WHAT TO PRODUCE: Given the listing that follows, report all lines in which the string "with" occurs.

INFORMATION:

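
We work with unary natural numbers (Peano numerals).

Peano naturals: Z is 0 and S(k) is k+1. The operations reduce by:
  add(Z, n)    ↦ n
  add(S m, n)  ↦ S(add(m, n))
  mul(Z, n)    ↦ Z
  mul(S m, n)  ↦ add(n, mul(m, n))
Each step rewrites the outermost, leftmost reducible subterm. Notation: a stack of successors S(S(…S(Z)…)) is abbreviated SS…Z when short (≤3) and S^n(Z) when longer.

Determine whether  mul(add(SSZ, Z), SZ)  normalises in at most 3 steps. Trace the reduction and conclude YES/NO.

Answer: NO — after 3 steps the term is S(add(Z, mul(add(SZ, Z), SZ))), not yet normal

Derivation:
  start: mul(add(SSZ, Z), SZ)
  step 1: mul(S(add(SZ, Z)), SZ)
  step 2: add(SZ, mul(add(SZ, Z), SZ))
  step 3: S(add(Z, mul(add(SZ, Z), SZ)))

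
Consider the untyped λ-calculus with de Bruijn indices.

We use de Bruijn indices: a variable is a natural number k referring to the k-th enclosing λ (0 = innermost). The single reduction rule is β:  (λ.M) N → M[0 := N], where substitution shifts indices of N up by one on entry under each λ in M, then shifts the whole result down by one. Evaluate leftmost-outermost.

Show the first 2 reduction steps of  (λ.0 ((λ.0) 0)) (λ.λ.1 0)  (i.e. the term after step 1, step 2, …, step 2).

Answer: after 2 steps: λ.(λ.0) (λ.λ.1 0) 0

Derivation:
  start: (λ.0 ((λ.0) 0)) (λ.λ.1 0)
  →1  (λ.λ.1 0) ((λ.0) (λ.λ.1 0))
  →2  λ.(λ.0) (λ.λ.1 0) 0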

OUTPUT BELOW:
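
We work with unary natural numbers (Peano numerals).
Consider the untyped λ-calculus with de Bruijn indices.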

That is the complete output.